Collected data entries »
━━━━━━━━━━━━━━━━
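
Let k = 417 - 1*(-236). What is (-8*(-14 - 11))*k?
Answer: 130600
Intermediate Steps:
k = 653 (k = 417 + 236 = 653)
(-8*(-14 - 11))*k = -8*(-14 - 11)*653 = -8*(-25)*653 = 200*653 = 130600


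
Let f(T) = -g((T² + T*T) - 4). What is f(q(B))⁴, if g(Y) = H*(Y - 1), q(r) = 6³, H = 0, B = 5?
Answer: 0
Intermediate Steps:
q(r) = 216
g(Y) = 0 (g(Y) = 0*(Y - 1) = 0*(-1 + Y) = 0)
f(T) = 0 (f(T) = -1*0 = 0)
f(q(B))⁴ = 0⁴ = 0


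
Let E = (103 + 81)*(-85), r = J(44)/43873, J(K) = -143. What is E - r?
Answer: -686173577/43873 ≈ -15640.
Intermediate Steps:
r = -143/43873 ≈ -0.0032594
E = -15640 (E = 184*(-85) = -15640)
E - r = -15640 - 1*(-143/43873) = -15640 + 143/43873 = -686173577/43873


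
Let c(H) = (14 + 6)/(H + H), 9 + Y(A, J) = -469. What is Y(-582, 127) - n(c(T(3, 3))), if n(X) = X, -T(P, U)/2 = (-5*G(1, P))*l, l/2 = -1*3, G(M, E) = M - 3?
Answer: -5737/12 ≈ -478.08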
━━━━━━━━━━━━━━━━
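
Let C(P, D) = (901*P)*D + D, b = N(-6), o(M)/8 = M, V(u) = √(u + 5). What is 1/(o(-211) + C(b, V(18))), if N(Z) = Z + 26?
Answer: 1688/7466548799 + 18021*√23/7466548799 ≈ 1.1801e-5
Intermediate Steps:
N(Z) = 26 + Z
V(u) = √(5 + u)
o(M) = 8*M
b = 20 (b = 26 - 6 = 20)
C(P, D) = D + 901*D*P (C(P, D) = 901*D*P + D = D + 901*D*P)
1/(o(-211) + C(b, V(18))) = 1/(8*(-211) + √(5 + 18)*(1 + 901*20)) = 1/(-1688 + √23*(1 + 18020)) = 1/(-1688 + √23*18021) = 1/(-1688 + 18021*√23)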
━━━━━━━━━━━━━━━━
DIRECTIONS » Among the lines of the data, identify those with the word "Answer". Copy each of them.

EXERCISE OUTPUT »
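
Answer: 130600
Answer: 0
Answer: -686173577/43873 ≈ -15640.
Answer: -5737/12 ≈ -478.08
Answer: 1688/7466548799 + 18021*√23/7466548799 ≈ 1.1801e-5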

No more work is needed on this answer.